▶ Task brief
Copy out the entries exactly. Print them in full.

▶ Data to use

==*==

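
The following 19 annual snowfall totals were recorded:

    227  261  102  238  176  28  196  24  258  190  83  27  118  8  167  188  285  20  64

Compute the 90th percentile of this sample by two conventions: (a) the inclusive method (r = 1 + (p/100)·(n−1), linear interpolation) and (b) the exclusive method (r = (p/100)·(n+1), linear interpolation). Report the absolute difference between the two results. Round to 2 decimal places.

2.40

Sorted: 8, 20, 24, 27, 28, 64, 83, 102, 118, 167, 176, 188, 190, 196, 227, 238, 258, 261, 285.
n = 19.
(a) r = 17.2; between ranks 17 (258) and 18 (261): 258.6.
(b) r = 18 → value at rank 18 = 261.
|258.6 − 261| = 2.4.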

==*==

▶ Answer to this exercise
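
The following 19 annual snowfall totals were recorded:

    227  261  102  238  176  28  196  24  258  190  83  27  118  8  167  188  285  20  64

Compute the 90th percentile of this sample by two conventions: (a) the inclusive method (r = 1 + (p/100)·(n−1), linear interpolation) and (b) the exclusive method (r = (p/100)·(n+1), linear interpolation). Report the absolute difference between the two results. Round to 2 decimal places.

2.40

Sorted: 8, 20, 24, 27, 28, 64, 83, 102, 118, 167, 176, 188, 190, 196, 227, 238, 258, 261, 285.
n = 19.
(a) r = 17.2; between ranks 17 (258) and 18 (261): 258.6.
(b) r = 18 → value at rank 18 = 261.
|258.6 − 261| = 2.4.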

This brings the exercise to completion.